WORK TASK
The answer must be an exact transcription of all the records below.

Extracted records
#####
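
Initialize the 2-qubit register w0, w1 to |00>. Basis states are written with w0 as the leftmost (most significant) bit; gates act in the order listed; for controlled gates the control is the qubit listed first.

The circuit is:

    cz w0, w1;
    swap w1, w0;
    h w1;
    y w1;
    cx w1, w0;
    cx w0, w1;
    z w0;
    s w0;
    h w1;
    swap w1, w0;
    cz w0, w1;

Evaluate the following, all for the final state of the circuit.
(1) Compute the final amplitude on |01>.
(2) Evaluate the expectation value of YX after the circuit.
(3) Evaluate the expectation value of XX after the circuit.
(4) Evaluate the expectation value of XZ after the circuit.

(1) The final state's coefficient on |01> equals 1/2.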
#####
REPLY
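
Initialize the 2-qubit register w0, w1 to |00>. Basis states are written with w0 as the leftmost (most significant) bit; gates act in the order listed; for controlled gates the control is the qubit listed first.

The circuit is:

    cz w0, w1;
    swap w1, w0;
    h w1;
    y w1;
    cx w1, w0;
    cx w0, w1;
    z w0;
    s w0;
    h w1;
    swap w1, w0;
    cz w0, w1;

Evaluate the following, all for the final state of the circuit.
(1) Compute the final amplitude on |01>.
(2) Evaluate the expectation value of YX after the circuit.
(3) Evaluate the expectation value of XX after the circuit.
(4) Evaluate the expectation value of XZ after the circuit.

(1) The final state's coefficient on |01> equals 1/2.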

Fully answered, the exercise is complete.